(Supplied records Opens)
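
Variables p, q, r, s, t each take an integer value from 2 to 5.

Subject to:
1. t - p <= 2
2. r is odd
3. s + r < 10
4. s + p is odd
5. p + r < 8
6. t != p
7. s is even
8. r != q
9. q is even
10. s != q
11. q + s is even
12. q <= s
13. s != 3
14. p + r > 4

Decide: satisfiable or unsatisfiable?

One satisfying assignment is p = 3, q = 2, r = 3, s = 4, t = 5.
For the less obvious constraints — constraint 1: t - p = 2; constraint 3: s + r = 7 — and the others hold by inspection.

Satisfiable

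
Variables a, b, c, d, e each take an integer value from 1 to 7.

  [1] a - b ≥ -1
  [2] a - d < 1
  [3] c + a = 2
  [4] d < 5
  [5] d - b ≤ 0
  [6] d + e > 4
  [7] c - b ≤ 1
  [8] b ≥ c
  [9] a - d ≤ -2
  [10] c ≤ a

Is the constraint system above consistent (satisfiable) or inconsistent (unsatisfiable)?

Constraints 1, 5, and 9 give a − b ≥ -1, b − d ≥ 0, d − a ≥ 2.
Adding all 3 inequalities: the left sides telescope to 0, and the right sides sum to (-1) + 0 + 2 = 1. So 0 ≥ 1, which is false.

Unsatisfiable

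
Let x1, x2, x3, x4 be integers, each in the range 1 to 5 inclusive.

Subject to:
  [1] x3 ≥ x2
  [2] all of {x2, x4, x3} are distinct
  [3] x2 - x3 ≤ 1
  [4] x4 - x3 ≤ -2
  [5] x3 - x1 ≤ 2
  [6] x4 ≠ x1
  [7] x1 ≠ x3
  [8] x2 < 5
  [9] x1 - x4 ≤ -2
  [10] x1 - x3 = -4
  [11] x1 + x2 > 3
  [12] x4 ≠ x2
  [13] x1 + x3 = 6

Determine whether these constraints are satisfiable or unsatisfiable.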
(Supplied records Closes)
Task to carry out:
Restate the records from above exactly as they read.

Task output:
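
Variables p, q, r, s, t each take an integer value from 2 to 5.

Subject to:
1. t - p <= 2
2. r is odd
3. s + r < 10
4. s + p is odd
5. p + r < 8
6. t != p
7. s is even
8. r != q
9. q is even
10. s != q
11. q + s is even
12. q <= s
13. s != 3
14. p + r > 4

Decide: satisfiable or unsatisfiable?

One satisfying assignment is p = 3, q = 2, r = 3, s = 4, t = 5.
For the less obvious constraints — constraint 1: t - p = 2; constraint 3: s + r = 7 — and the others hold by inspection.

Satisfiable

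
Variables a, b, c, d, e each take an integer value from 1 to 7.

  [1] a - b ≥ -1
  [2] a - d < 1
  [3] c + a = 2
  [4] d < 5
  [5] d - b ≤ 0
  [6] d + e > 4
  [7] c - b ≤ 1
  [8] b ≥ c
  [9] a - d ≤ -2
  [10] c ≤ a

Is the constraint system above consistent (satisfiable) or inconsistent (unsatisfiable)?

Constraints 1, 5, and 9 give a − b ≥ -1, b − d ≥ 0, d − a ≥ 2.
Adding all 3 inequalities: the left sides telescope to 0, and the right sides sum to (-1) + 0 + 2 = 1. So 0 ≥ 1, which is false.

Unsatisfiable

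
Let x1, x2, x3, x4 be integers, each in the range 1 to 5 inclusive.

Subject to:
  [1] x3 ≥ x2
  [2] all of {x2, x4, x3} are distinct
  [3] x2 - x3 ≤ 1
  [4] x4 - x3 ≤ -2
  [5] x3 - x1 ≤ 2
  [6] x4 ≠ x1
  [7] x1 ≠ x3
  [8] x2 < 5
  [9] x1 - x4 ≤ -2
  [10] x1 - x3 = -4
  [11] x1 + x2 > 3
  [12] x4 ≠ x2
  [13] x1 + x3 = 6

Determine whether these constraints are satisfiable or unsatisfiable.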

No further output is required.